• PROBLEM TO WORK ON
The data below is to be output in full, unchanged.

+--

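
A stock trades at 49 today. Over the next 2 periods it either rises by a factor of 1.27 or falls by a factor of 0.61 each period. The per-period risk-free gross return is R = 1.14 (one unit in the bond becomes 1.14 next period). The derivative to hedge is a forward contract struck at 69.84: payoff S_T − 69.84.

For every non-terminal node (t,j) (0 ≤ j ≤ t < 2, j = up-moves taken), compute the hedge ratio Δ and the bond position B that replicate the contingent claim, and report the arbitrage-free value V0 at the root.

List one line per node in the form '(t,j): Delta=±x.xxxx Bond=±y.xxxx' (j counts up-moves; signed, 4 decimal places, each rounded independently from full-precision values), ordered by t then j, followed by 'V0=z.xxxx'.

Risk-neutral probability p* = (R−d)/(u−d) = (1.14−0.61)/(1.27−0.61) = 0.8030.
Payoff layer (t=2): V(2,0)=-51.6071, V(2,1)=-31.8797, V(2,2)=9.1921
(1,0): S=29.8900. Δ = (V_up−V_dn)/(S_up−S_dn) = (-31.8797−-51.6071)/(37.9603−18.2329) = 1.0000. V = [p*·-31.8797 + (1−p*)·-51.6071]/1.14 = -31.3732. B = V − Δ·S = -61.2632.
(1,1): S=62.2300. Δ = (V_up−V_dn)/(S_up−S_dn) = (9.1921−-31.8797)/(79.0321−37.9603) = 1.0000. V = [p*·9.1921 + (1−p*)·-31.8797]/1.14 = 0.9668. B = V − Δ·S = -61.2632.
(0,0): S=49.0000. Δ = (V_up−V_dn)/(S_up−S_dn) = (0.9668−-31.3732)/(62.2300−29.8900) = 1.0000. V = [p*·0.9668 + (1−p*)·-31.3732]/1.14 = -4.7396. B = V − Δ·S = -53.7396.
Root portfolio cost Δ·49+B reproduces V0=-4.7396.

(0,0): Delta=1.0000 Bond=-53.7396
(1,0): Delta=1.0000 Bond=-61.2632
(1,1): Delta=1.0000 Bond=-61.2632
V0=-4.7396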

+--

• RESPONSE
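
A stock trades at 49 today. Over the next 2 periods it either rises by a factor of 1.27 or falls by a factor of 0.61 each period. The per-period risk-free gross return is R = 1.14 (one unit in the bond becomes 1.14 next period). The derivative to hedge is a forward contract struck at 69.84: payoff S_T − 69.84.

For every non-terminal node (t,j) (0 ≤ j ≤ t < 2, j = up-moves taken), compute the hedge ratio Δ and the bond position B that replicate the contingent claim, and report the arbitrage-free value V0 at the root.

List one line per node in the form '(t,j): Delta=±x.xxxx Bond=±y.xxxx' (j counts up-moves; signed, 4 decimal places, each rounded independently from full-precision values), ordered by t then j, followed by 'V0=z.xxxx'.

Risk-neutral probability p* = (R−d)/(u−d) = (1.14−0.61)/(1.27−0.61) = 0.8030.
Payoff layer (t=2): V(2,0)=-51.6071, V(2,1)=-31.8797, V(2,2)=9.1921
(1,0): S=29.8900. Δ = (V_up−V_dn)/(S_up−S_dn) = (-31.8797−-51.6071)/(37.9603−18.2329) = 1.0000. V = [p*·-31.8797 + (1−p*)·-51.6071]/1.14 = -31.3732. B = V − Δ·S = -61.2632.
(1,1): S=62.2300. Δ = (V_up−V_dn)/(S_up−S_dn) = (9.1921−-31.8797)/(79.0321−37.9603) = 1.0000. V = [p*·9.1921 + (1−p*)·-31.8797]/1.14 = 0.9668. B = V − Δ·S = -61.2632.
(0,0): S=49.0000. Δ = (V_up−V_dn)/(S_up−S_dn) = (0.9668−-31.3732)/(62.2300−29.8900) = 1.0000. V = [p*·0.9668 + (1−p*)·-31.3732]/1.14 = -4.7396. B = V − Δ·S = -53.7396.
Root portfolio cost Δ·49+B reproduces V0=-4.7396.

(0,0): Delta=1.0000 Bond=-53.7396
(1,0): Delta=1.0000 Bond=-61.2632
(1,1): Delta=1.0000 Bond=-61.2632
V0=-4.7396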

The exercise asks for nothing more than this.